● **What you have to do**: Copy out, word for word, the lines from the start of the data below through the line containing "Newick string: ((L,P),((V,R,Q,M),H,K,X));", and no others.
====== Data for review ======
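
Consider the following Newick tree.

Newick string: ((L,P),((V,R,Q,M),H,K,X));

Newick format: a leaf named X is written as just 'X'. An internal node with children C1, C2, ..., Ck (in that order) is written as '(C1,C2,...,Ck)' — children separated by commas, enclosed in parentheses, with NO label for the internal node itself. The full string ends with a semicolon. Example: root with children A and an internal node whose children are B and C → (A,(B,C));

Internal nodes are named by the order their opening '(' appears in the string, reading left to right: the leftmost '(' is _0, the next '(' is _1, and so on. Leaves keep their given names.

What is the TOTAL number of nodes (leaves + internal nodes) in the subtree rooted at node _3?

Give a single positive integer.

Newick: ((L,P),((V,R,Q,M),H,K,X));
Locate _3: it is the '(' at position 8 (the 4th '(' reading left to right).
Query: subtree rooted at _3
_3: subtree_size = 1 + 4
  V: subtree_size = 1 + 0
  R: subtree_size = 1 + 0
  Q: subtree_size = 1 + 0
  M: subtree_size = 1 + 0
Total subtree size of _3: 5

Answer: 5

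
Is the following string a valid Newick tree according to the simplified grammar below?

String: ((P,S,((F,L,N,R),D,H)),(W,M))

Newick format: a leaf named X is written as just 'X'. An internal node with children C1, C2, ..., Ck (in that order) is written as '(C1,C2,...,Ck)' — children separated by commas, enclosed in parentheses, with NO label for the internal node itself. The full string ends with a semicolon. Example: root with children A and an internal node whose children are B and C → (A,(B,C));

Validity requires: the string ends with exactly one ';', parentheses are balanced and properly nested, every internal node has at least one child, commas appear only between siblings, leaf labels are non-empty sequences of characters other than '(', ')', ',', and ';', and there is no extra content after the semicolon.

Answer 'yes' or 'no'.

Input: ((P,S,((F,L,N,R),D,H)),(W,M))
Paren balance: 5 '(' vs 5 ')' OK
Ends with single ';': False
Full parse: FAILS (must end with ;)
Valid: False

Answer: no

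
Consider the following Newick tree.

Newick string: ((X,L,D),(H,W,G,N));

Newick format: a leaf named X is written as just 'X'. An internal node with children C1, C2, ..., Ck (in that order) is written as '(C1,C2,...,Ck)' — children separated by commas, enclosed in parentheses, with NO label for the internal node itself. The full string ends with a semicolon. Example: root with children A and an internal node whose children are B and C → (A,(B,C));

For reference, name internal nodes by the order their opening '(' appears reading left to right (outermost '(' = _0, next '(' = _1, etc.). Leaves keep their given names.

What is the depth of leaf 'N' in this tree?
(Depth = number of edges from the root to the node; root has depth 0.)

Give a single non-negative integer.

Answer: 2

Derivation:
Newick: ((X,L,D),(H,W,G,N));
Naming internals by '(' encounter order: outermost '(' = _0, next = _1, ...
Query node: N
Path from root: _0 -> _2 -> N
Depth of N: 2 (number of edges from root)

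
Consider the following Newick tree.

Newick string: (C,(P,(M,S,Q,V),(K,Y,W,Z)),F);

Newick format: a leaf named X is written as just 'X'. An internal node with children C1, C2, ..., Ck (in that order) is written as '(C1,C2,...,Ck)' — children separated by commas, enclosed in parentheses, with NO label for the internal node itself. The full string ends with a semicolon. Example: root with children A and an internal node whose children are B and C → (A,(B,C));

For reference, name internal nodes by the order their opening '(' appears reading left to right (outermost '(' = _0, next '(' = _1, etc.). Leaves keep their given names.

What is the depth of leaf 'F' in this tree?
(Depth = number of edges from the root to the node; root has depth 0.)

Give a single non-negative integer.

Answer: 1

Derivation:
Newick: (C,(P,(M,S,Q,V),(K,Y,W,Z)),F);
Naming internals by '(' encounter order: outermost '(' = _0, next = _1, ...
Query node: F
Path from root: _0 -> F
Depth of F: 1 (number of edges from root)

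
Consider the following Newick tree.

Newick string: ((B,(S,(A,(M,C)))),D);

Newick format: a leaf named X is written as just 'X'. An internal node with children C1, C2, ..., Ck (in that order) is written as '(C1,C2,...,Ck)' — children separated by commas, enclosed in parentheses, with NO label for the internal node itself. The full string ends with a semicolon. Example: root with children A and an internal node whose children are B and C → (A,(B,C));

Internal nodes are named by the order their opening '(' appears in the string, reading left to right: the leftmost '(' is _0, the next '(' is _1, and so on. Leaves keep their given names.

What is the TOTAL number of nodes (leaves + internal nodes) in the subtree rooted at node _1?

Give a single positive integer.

Answer: 9

Derivation:
Newick: ((B,(S,(A,(M,C)))),D);
Locate _1: it is the '(' at position 1 (the 2nd '(' reading left to right).
Query: subtree rooted at _1
_1: subtree_size = 1 + 8
  B: subtree_size = 1 + 0
  _2: subtree_size = 1 + 6
    S: subtree_size = 1 + 0
    _3: subtree_size = 1 + 4
      A: subtree_size = 1 + 0
      _4: subtree_size = 1 + 2
        M: subtree_size = 1 + 0
        C: subtree_size = 1 + 0
Total subtree size of _1: 9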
======
● **Answer to this problem**:
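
Consider the following Newick tree.

Newick string: ((L,P),((V,R,Q,M),H,K,X));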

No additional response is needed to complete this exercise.